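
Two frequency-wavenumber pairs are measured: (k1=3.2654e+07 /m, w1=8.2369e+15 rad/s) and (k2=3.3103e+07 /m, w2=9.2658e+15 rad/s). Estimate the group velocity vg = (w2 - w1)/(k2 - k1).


vg = (w2 - w1) / (k2 - k1)
= (9.2658e+15 - 8.2369e+15) / (3.3103e+07 - 3.2654e+07)
= 1.0289e+15 / 4.4900e+05
= 2.2915e+09 m/s

2.2915e+09


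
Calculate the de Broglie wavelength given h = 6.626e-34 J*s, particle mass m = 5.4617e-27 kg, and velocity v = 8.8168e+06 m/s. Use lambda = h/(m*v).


lambda = h / (m * v)
= 6.626e-34 / (5.4617e-27 * 8.8168e+06)
= 6.626e-34 / 4.8155e-20
= 1.3760e-14 m

1.3760e-14


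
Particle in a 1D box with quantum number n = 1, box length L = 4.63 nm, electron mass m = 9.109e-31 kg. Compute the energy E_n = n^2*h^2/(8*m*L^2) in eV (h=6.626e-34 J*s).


E = n^2 * h^2 / (8 * m * L^2)
= 1^2 * (6.626e-34)^2 / (8 * 9.109e-31 * (4.63e-9)^2)
= 1 * 4.3904e-67 / (8 * 9.109e-31 * 2.1437e-17)
= 2.8105e-21 J
= 0.0175 eV

0.0175


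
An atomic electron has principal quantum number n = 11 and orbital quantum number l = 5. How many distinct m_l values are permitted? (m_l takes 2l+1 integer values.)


m_l ranges from -l to +l in integer steps
So m_l goes from -5 to +5
Count = 2l + 1 = 2*5 + 1
= 11

11


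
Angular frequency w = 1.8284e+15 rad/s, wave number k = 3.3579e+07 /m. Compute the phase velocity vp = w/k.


vp = w / k
= 1.8284e+15 / 3.3579e+07
= 5.4451e+07 m/s

5.4451e+07


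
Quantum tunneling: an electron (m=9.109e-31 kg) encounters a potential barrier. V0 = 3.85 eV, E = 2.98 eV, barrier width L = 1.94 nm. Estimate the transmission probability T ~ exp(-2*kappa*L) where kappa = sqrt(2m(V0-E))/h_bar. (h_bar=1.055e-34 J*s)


V0 - E = 0.87 eV = 1.3937e-19 J
kappa = sqrt(2 * m * (V0-E)) / h_bar
= sqrt(2 * 9.109e-31 * 1.3937e-19) / 1.055e-34
= 4.7763e+09 /m
2*kappa*L = 2 * 4.7763e+09 * 1.94e-9
= 18.5319
T = exp(-18.5319) = 8.947216e-09

8.947216e-09


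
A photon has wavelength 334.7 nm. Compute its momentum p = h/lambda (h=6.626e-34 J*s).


p = h / lambda
= 6.626e-34 / (334.7e-9)
= 6.626e-34 / 3.3470e-07
= 1.9797e-27 kg*m/s

1.9797e-27


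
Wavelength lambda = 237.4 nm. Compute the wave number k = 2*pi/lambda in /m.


k = 2 * pi / lambda
= 6.2832 / (237.4e-9)
= 6.2832 / 2.3740e-07
= 2.6467e+07 /m

2.6467e+07


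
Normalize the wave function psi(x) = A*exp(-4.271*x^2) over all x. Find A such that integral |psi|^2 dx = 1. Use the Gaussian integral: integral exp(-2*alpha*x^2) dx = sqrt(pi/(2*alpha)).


integral |psi|^2 dx = A^2 * sqrt(pi/(2*alpha)) = 1
A^2 = sqrt(2*alpha/pi)
= sqrt(2 * 4.271 / pi)
= 1.64894
A = sqrt(1.64894)
= 1.2841

1.2841


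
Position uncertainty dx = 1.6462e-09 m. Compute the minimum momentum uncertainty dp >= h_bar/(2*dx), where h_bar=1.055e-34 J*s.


dp = h_bar / (2 * dx)
= 1.055e-34 / (2 * 1.6462e-09)
= 1.055e-34 / 3.2924e-09
= 3.2043e-26 kg*m/s

3.2043e-26


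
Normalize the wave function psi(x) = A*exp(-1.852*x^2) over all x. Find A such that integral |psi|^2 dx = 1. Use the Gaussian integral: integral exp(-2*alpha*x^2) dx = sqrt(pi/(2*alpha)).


integral |psi|^2 dx = A^2 * sqrt(pi/(2*alpha)) = 1
A^2 = sqrt(2*alpha/pi)
= sqrt(2 * 1.852 / pi)
= 1.085827
A = sqrt(1.085827)
= 1.042

1.042


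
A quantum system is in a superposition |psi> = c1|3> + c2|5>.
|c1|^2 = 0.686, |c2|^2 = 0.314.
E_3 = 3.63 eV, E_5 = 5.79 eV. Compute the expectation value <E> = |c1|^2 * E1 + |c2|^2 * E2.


<E> = |c1|^2 * E1 + |c2|^2 * E2
= 0.686 * 3.63 + 0.314 * 5.79
= 2.4902 + 1.8181
= 4.3082 eV

4.3082


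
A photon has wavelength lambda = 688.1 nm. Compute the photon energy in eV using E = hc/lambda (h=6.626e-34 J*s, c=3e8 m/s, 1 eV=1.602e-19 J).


E = hc / lambda
= (6.626e-34)(3e8) / (688.1e-9)
= 1.9878e-25 / 6.8810e-07
= 2.8888e-19 J
Converting to eV: 2.8888e-19 / 1.602e-19
= 1.8033 eV

1.8033


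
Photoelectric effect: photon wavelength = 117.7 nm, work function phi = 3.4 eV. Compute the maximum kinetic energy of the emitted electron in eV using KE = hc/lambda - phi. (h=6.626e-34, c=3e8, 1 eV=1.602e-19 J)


E_photon = hc / lambda
= (6.626e-34)(3e8) / (117.7e-9)
= 1.6889e-18 J
= 10.5423 eV
KE = E_photon - phi
= 10.5423 - 3.4
= 7.1423 eV

7.1423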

•••

DESCRIPTION OF THE TASK:
Retype all the material above precisely, with no line left out.

SOLUTION:
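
Two frequency-wavenumber pairs are measured: (k1=3.2654e+07 /m, w1=8.2369e+15 rad/s) and (k2=3.3103e+07 /m, w2=9.2658e+15 rad/s). Estimate the group velocity vg = (w2 - w1)/(k2 - k1).


vg = (w2 - w1) / (k2 - k1)
= (9.2658e+15 - 8.2369e+15) / (3.3103e+07 - 3.2654e+07)
= 1.0289e+15 / 4.4900e+05
= 2.2915e+09 m/s

2.2915e+09


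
Calculate the de Broglie wavelength given h = 6.626e-34 J*s, particle mass m = 5.4617e-27 kg, and velocity v = 8.8168e+06 m/s. Use lambda = h/(m*v).


lambda = h / (m * v)
= 6.626e-34 / (5.4617e-27 * 8.8168e+06)
= 6.626e-34 / 4.8155e-20
= 1.3760e-14 m

1.3760e-14


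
Particle in a 1D box with quantum number n = 1, box length L = 4.63 nm, electron mass m = 9.109e-31 kg. Compute the energy E_n = n^2*h^2/(8*m*L^2) in eV (h=6.626e-34 J*s).


E = n^2 * h^2 / (8 * m * L^2)
= 1^2 * (6.626e-34)^2 / (8 * 9.109e-31 * (4.63e-9)^2)
= 1 * 4.3904e-67 / (8 * 9.109e-31 * 2.1437e-17)
= 2.8105e-21 J
= 0.0175 eV

0.0175


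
An atomic electron has principal quantum number n = 11 and orbital quantum number l = 5. How many distinct m_l values are permitted? (m_l takes 2l+1 integer values.)


m_l ranges from -l to +l in integer steps
So m_l goes from -5 to +5
Count = 2l + 1 = 2*5 + 1
= 11

11


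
Angular frequency w = 1.8284e+15 rad/s, wave number k = 3.3579e+07 /m. Compute the phase velocity vp = w/k.


vp = w / k
= 1.8284e+15 / 3.3579e+07
= 5.4451e+07 m/s

5.4451e+07


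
Quantum tunneling: an electron (m=9.109e-31 kg) encounters a potential barrier. V0 = 3.85 eV, E = 2.98 eV, barrier width L = 1.94 nm. Estimate the transmission probability T ~ exp(-2*kappa*L) where kappa = sqrt(2m(V0-E))/h_bar. (h_bar=1.055e-34 J*s)


V0 - E = 0.87 eV = 1.3937e-19 J
kappa = sqrt(2 * m * (V0-E)) / h_bar
= sqrt(2 * 9.109e-31 * 1.3937e-19) / 1.055e-34
= 4.7763e+09 /m
2*kappa*L = 2 * 4.7763e+09 * 1.94e-9
= 18.5319
T = exp(-18.5319) = 8.947216e-09

8.947216e-09


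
A photon has wavelength 334.7 nm. Compute its momentum p = h/lambda (h=6.626e-34 J*s).


p = h / lambda
= 6.626e-34 / (334.7e-9)
= 6.626e-34 / 3.3470e-07
= 1.9797e-27 kg*m/s

1.9797e-27


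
Wavelength lambda = 237.4 nm. Compute the wave number k = 2*pi/lambda in /m.


k = 2 * pi / lambda
= 6.2832 / (237.4e-9)
= 6.2832 / 2.3740e-07
= 2.6467e+07 /m

2.6467e+07


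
Normalize the wave function psi(x) = A*exp(-4.271*x^2) over all x. Find A such that integral |psi|^2 dx = 1. Use the Gaussian integral: integral exp(-2*alpha*x^2) dx = sqrt(pi/(2*alpha)).


integral |psi|^2 dx = A^2 * sqrt(pi/(2*alpha)) = 1
A^2 = sqrt(2*alpha/pi)
= sqrt(2 * 4.271 / pi)
= 1.64894
A = sqrt(1.64894)
= 1.2841

1.2841


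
Position uncertainty dx = 1.6462e-09 m. Compute the minimum momentum uncertainty dp >= h_bar/(2*dx), where h_bar=1.055e-34 J*s.


dp = h_bar / (2 * dx)
= 1.055e-34 / (2 * 1.6462e-09)
= 1.055e-34 / 3.2924e-09
= 3.2043e-26 kg*m/s

3.2043e-26


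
Normalize the wave function psi(x) = A*exp(-1.852*x^2) over all x. Find A such that integral |psi|^2 dx = 1. Use the Gaussian integral: integral exp(-2*alpha*x^2) dx = sqrt(pi/(2*alpha)).


integral |psi|^2 dx = A^2 * sqrt(pi/(2*alpha)) = 1
A^2 = sqrt(2*alpha/pi)
= sqrt(2 * 1.852 / pi)
= 1.085827
A = sqrt(1.085827)
= 1.042

1.042


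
A quantum system is in a superposition |psi> = c1|3> + c2|5>.
|c1|^2 = 0.686, |c2|^2 = 0.314.
E_3 = 3.63 eV, E_5 = 5.79 eV. Compute the expectation value <E> = |c1|^2 * E1 + |c2|^2 * E2.


<E> = |c1|^2 * E1 + |c2|^2 * E2
= 0.686 * 3.63 + 0.314 * 5.79
= 2.4902 + 1.8181
= 4.3082 eV

4.3082


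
A photon has wavelength lambda = 688.1 nm. Compute the photon energy in eV using E = hc/lambda (h=6.626e-34 J*s, c=3e8 m/s, 1 eV=1.602e-19 J).


E = hc / lambda
= (6.626e-34)(3e8) / (688.1e-9)
= 1.9878e-25 / 6.8810e-07
= 2.8888e-19 J
Converting to eV: 2.8888e-19 / 1.602e-19
= 1.8033 eV

1.8033


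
Photoelectric effect: photon wavelength = 117.7 nm, work function phi = 3.4 eV. Compute the maximum kinetic energy of the emitted electron in eV using KE = hc/lambda - phi. (h=6.626e-34, c=3e8, 1 eV=1.602e-19 J)


E_photon = hc / lambda
= (6.626e-34)(3e8) / (117.7e-9)
= 1.6889e-18 J
= 10.5423 eV
KE = E_photon - phi
= 10.5423 - 3.4
= 7.1423 eV

7.1423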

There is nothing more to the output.